**TASK BRIEF**.
Repeat the whole listing exactly, leaving nothing out.

[SOURCE RECORDS — start]

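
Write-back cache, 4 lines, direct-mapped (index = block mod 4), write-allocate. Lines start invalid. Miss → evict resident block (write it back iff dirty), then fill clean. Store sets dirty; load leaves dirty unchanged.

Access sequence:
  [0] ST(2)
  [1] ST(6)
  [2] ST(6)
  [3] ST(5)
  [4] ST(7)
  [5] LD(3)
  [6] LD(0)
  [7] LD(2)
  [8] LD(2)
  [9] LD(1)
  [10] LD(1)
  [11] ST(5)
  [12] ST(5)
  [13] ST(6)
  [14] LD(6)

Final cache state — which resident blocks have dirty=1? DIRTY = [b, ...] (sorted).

0: W B2 → L2 miss [D]
1: W B6 → L2 miss wb→B2 [D]
2: W B6 → L2 hit [D]
3: W B5 → L1 miss [D]
4: W B7 → L3 miss [D]
5: R B3 → L3 miss wb→B7 [-]
6: R B0 → L0 miss [-]
7: R B2 → L2 miss wb→B6 [-]
8: R B2 → L2 hit [-]
9: R B1 → L1 miss wb→B5 [-]
10: R B1 → L1 hit [-]
11: W B5 → L1 miss [D]
12: W B5 → L1 hit [D]
13: W B6 → L2 miss [D]
14: R B6 → L2 hit [D]

DIRTY = [5, 6]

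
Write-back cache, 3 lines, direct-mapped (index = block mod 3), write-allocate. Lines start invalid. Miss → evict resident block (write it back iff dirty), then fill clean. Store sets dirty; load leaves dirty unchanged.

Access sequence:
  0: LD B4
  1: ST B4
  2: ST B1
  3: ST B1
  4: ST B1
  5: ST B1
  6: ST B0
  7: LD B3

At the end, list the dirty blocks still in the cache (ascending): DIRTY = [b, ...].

DIRTY = [1]

  0 | R B4 → L1 miss [-]
  1 | W B4 → L1 hit [D]
  2 | W B1 → L1 miss wb→B4 [D]
  3 | W B1 → L1 hit [D]
  4 | W B1 → L1 hit [D]
  5 | W B1 → L1 hit [D]
  6 | W B0 → L0 miss [D]
  7 | R B3 → L0 miss wb→B0 [-]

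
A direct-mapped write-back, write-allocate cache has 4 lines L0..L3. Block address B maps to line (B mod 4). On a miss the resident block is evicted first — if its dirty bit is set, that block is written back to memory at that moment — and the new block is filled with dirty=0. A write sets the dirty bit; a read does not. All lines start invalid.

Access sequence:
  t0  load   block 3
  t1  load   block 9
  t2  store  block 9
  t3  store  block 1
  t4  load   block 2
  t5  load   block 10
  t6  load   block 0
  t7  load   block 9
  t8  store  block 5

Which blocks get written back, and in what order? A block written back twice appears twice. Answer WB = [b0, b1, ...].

WB = [9, 1]

0: R B3 -> L3 miss  d=-]
1: R B9 -> L1 miss  d=-]
2: W B9 -> L1 hit  d=D]
3: W B1 -> L1 miss wb->B9  d=D]
4: R B2 -> L2 miss  d=-]
5: R B10 -> L2 miss  d=-]
6: R B0 -> L0 miss  d=-]
7: R B9 -> L1 miss wb->B1  d=-]
8: W B5 -> L1 miss  d=D]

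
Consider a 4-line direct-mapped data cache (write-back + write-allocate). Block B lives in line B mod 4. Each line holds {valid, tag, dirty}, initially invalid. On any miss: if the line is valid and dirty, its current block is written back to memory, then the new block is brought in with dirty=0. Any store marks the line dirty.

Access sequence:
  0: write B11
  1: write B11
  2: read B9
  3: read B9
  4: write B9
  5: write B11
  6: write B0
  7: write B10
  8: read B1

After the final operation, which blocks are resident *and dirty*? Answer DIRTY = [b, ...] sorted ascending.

DIRTY = [0, 10, 11]

0: W B11 -> L3 miss  d=D]
1: W B11 -> L3 hit  d=D]
2: R B9 -> L1 miss  d=-]
3: R B9 -> L1 hit  d=-]
4: W B9 -> L1 hit  d=D]
5: W B11 -> L3 hit  d=D]
6: W B0 -> L0 miss  d=D]
7: W B10 -> L2 miss  d=D]
8: R B1 -> L1 miss wb->B9  d=-]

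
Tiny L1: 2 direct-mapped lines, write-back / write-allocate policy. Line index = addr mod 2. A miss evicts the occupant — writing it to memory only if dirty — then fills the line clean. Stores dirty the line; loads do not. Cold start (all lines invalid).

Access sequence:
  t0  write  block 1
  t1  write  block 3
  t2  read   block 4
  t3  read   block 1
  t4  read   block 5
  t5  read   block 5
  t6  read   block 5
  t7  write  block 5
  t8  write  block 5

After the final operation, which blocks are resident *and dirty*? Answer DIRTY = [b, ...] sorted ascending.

  0 | W B1 → L1 miss [D]
  1 | W B3 → L1 miss wb→B1 [D]
  2 | R B4 → L0 miss [-]
  3 | R B1 → L1 miss wb→B3 [-]
  4 | R B5 → L1 miss [-]
  5 | R B5 → L1 hit [-]
  6 | R B5 → L1 hit [-]
  7 | W B5 → L1 hit [D]
  8 | W B5 → L1 hit [D]

DIRTY = [5]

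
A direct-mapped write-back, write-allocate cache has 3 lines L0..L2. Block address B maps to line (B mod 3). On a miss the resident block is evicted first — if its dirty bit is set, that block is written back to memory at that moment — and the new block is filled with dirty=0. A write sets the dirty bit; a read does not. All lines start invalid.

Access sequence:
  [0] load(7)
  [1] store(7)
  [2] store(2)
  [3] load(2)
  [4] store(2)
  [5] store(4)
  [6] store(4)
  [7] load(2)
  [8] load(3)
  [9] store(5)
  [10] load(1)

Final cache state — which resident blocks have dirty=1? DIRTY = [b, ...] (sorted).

0: R B7 → L1 miss [-]
1: W B7 → L1 hit [D]
2: W B2 → L2 miss [D]
3: R B2 → L2 hit [D]
4: W B2 → L2 hit [D]
5: W B4 → L1 miss wb→B7 [D]
6: W B4 → L1 hit [D]
7: R B2 → L2 hit [D]
8: R B3 → L0 miss [-]
9: W B5 → L2 miss wb→B2 [D]
10: R B1 → L1 miss wb→B4 [-]

DIRTY = [5]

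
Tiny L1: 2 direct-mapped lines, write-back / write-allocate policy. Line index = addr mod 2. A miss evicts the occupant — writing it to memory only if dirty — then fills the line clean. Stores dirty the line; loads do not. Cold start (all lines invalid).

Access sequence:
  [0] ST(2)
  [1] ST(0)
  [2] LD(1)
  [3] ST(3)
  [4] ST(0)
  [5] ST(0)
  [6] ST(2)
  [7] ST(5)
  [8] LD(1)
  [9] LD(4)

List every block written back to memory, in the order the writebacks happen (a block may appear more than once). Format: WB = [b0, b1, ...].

0: W B2 -> L0 miss  d=D]
1: W B0 -> L0 miss wb->B2  d=D]
2: R B1 -> L1 miss  d=-]
3: W B3 -> L1 miss  d=D]
4: W B0 -> L0 hit  d=D]
5: W B0 -> L0 hit  d=D]
6: W B2 -> L0 miss wb->B0  d=D]
7: W B5 -> L1 miss wb->B3  d=D]
8: R B1 -> L1 miss wb->B5  d=-]
9: R B4 -> L0 miss wb->B2  d=-]

WB = [2, 0, 3, 5, 2]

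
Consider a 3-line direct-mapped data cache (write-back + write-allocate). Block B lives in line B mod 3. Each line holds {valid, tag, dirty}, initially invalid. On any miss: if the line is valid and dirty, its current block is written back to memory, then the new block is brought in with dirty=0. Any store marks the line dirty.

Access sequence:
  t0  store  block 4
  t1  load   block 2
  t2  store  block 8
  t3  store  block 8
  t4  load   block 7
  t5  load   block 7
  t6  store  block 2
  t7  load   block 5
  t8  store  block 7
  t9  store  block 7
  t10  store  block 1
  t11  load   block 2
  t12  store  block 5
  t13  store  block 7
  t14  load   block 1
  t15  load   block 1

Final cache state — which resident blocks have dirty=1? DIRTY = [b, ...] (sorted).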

[SOURCE RECORDS — finish]

**ANSWER TO THE PROBLEM**.
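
Write-back cache, 4 lines, direct-mapped (index = block mod 4), write-allocate. Lines start invalid. Miss → evict resident block (write it back iff dirty), then fill clean. Store sets dirty; load leaves dirty unchanged.

Access sequence:
  [0] ST(2)
  [1] ST(6)
  [2] ST(6)
  [3] ST(5)
  [4] ST(7)
  [5] LD(3)
  [6] LD(0)
  [7] LD(2)
  [8] LD(2)
  [9] LD(1)
  [10] LD(1)
  [11] ST(5)
  [12] ST(5)
  [13] ST(6)
  [14] LD(6)

Final cache state — which resident blocks have dirty=1? DIRTY = [b, ...] (sorted).

0: W B2 → L2 miss [D]
1: W B6 → L2 miss wb→B2 [D]
2: W B6 → L2 hit [D]
3: W B5 → L1 miss [D]
4: W B7 → L3 miss [D]
5: R B3 → L3 miss wb→B7 [-]
6: R B0 → L0 miss [-]
7: R B2 → L2 miss wb→B6 [-]
8: R B2 → L2 hit [-]
9: R B1 → L1 miss wb→B5 [-]
10: R B1 → L1 hit [-]
11: W B5 → L1 miss [D]
12: W B5 → L1 hit [D]
13: W B6 → L2 miss [D]
14: R B6 → L2 hit [D]

DIRTY = [5, 6]

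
Write-back cache, 3 lines, direct-mapped (index = block mod 3), write-allocate. Lines start invalid. Miss → evict resident block (write it back iff dirty), then fill clean. Store sets dirty; load leaves dirty unchanged.

Access sequence:
  0: LD B4
  1: ST B4
  2: ST B1
  3: ST B1
  4: ST B1
  5: ST B1
  6: ST B0
  7: LD B3

At the end, list the dirty blocks still in the cache (ascending): DIRTY = [b, ...].

DIRTY = [1]

  0 | R B4 → L1 miss [-]
  1 | W B4 → L1 hit [D]
  2 | W B1 → L1 miss wb→B4 [D]
  3 | W B1 → L1 hit [D]
  4 | W B1 → L1 hit [D]
  5 | W B1 → L1 hit [D]
  6 | W B0 → L0 miss [D]
  7 | R B3 → L0 miss wb→B0 [-]

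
A direct-mapped write-back, write-allocate cache has 4 lines L0..L3. Block address B maps to line (B mod 4). On a miss the resident block is evicted first — if its dirty bit is set, that block is written back to memory at that moment — and the new block is filled with dirty=0. A write sets the dirty bit; a read does not. All lines start invalid.

Access sequence:
  t0  load   block 3
  t1  load   block 9
  t2  store  block 9
  t3  store  block 1
  t4  load   block 2
  t5  load   block 10
  t6  load   block 0
  t7  load   block 9
  t8  store  block 5

Which blocks get written back, and in what order? A block written back twice appears twice. Answer WB = [b0, b1, ...].

WB = [9, 1]

0: R B3 -> L3 miss  d=-]
1: R B9 -> L1 miss  d=-]
2: W B9 -> L1 hit  d=D]
3: W B1 -> L1 miss wb->B9  d=D]
4: R B2 -> L2 miss  d=-]
5: R B10 -> L2 miss  d=-]
6: R B0 -> L0 miss  d=-]
7: R B9 -> L1 miss wb->B1  d=-]
8: W B5 -> L1 miss  d=D]

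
Consider a 4-line direct-mapped data cache (write-back + write-allocate). Block B lives in line B mod 4. Each line holds {valid, tag, dirty}, initially invalid. On any miss: if the line is valid and dirty, its current block is written back to memory, then the new block is brought in with dirty=0. Any store marks the line dirty.

Access sequence:
  0: write B11
  1: write B11
  2: read B9
  3: read B9
  4: write B9
  5: write B11
  6: write B0
  7: write B10
  8: read B1

After the final operation, which blocks are resident *and dirty*? Answer DIRTY = [b, ...] sorted ascending.

DIRTY = [0, 10, 11]

0: W B11 -> L3 miss  d=D]
1: W B11 -> L3 hit  d=D]
2: R B9 -> L1 miss  d=-]
3: R B9 -> L1 hit  d=-]
4: W B9 -> L1 hit  d=D]
5: W B11 -> L3 hit  d=D]
6: W B0 -> L0 miss  d=D]
7: W B10 -> L2 miss  d=D]
8: R B1 -> L1 miss wb->B9  d=-]

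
Tiny L1: 2 direct-mapped lines, write-back / write-allocate policy. Line index = addr mod 2. A miss evicts the occupant — writing it to memory only if dirty — then fills the line clean. Stores dirty the line; loads do not. Cold start (all lines invalid).

Access sequence:
  t0  write  block 1
  t1  write  block 3
  t2  read   block 4
  t3  read   block 1
  t4  read   block 5
  t5  read   block 5
  t6  read   block 5
  t7  write  block 5
  t8  write  block 5

After the final operation, which blocks are resident *and dirty*? Answer DIRTY = [b, ...] sorted ascending.

  0 | W B1 → L1 miss [D]
  1 | W B3 → L1 miss wb→B1 [D]
  2 | R B4 → L0 miss [-]
  3 | R B1 → L1 miss wb→B3 [-]
  4 | R B5 → L1 miss [-]
  5 | R B5 → L1 hit [-]
  6 | R B5 → L1 hit [-]
  7 | W B5 → L1 hit [D]
  8 | W B5 → L1 hit [D]

DIRTY = [5]

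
A direct-mapped write-back, write-allocate cache has 3 lines L0..L2. Block address B maps to line (B mod 3). On a miss the resident block is evicted first — if its dirty bit is set, that block is written back to memory at that moment — and the new block is filled with dirty=0. A write sets the dirty bit; a read does not. All lines start invalid.

Access sequence:
  [0] load(7)
  [1] store(7)
  [2] store(2)
  [3] load(2)
  [4] store(2)
  [5] store(4)
  [6] store(4)
  [7] load(2)
  [8] load(3)
  [9] store(5)
  [10] load(1)

Final cache state — which resident blocks have dirty=1? DIRTY = [b, ...] (sorted).

0: R B7 → L1 miss [-]
1: W B7 → L1 hit [D]
2: W B2 → L2 miss [D]
3: R B2 → L2 hit [D]
4: W B2 → L2 hit [D]
5: W B4 → L1 miss wb→B7 [D]
6: W B4 → L1 hit [D]
7: R B2 → L2 hit [D]
8: R B3 → L0 miss [-]
9: W B5 → L2 miss wb→B2 [D]
10: R B1 → L1 miss wb→B4 [-]

DIRTY = [5]

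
Tiny L1: 2 direct-mapped lines, write-back / write-allocate policy. Line index = addr mod 2. A miss evicts the occupant — writing it to memory only if dirty — then fills the line clean. Stores dirty the line; loads do not. Cold start (all lines invalid).

Access sequence:
  [0] ST(2)
  [1] ST(0)
  [2] LD(1)
  [3] ST(3)
  [4] ST(0)
  [5] ST(0)
  [6] ST(2)
  [7] ST(5)
  [8] LD(1)
  [9] LD(4)

List every block written back to memory, in the order the writebacks happen (a block may appear more than once). Format: WB = [b0, b1, ...].

0: W B2 -> L0 miss  d=D]
1: W B0 -> L0 miss wb->B2  d=D]
2: R B1 -> L1 miss  d=-]
3: W B3 -> L1 miss  d=D]
4: W B0 -> L0 hit  d=D]
5: W B0 -> L0 hit  d=D]
6: W B2 -> L0 miss wb->B0  d=D]
7: W B5 -> L1 miss wb->B3  d=D]
8: R B1 -> L1 miss wb->B5  d=-]
9: R B4 -> L0 miss wb->B2  d=-]

WB = [2, 0, 3, 5, 2]

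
Consider a 3-line direct-mapped data cache (write-back + write-allocate). Block B lives in line B mod 3. Each line holds {valid, tag, dirty}, initially invalid. On any miss: if the line is valid and dirty, its current block is written back to memory, then the new block is brought in with dirty=0. Any store marks the line dirty.

Access sequence:
  t0  store  block 4
  t1  load   block 2
  t2  store  block 8
  t3  store  block 8
  t4  load   block 7
  t5  load   block 7
  t6  store  block 2
  t7  load   block 5
  t8  store  block 7
  t9  store  block 7
  t10  store  block 1
  t11  load   block 2
  t12  store  block 5
  t13  store  block 7
  t14  load   block 1
  t15  load   block 1

Final cache state — which resident blocks have dirty=1? DIRTY = [b, ...] (sorted).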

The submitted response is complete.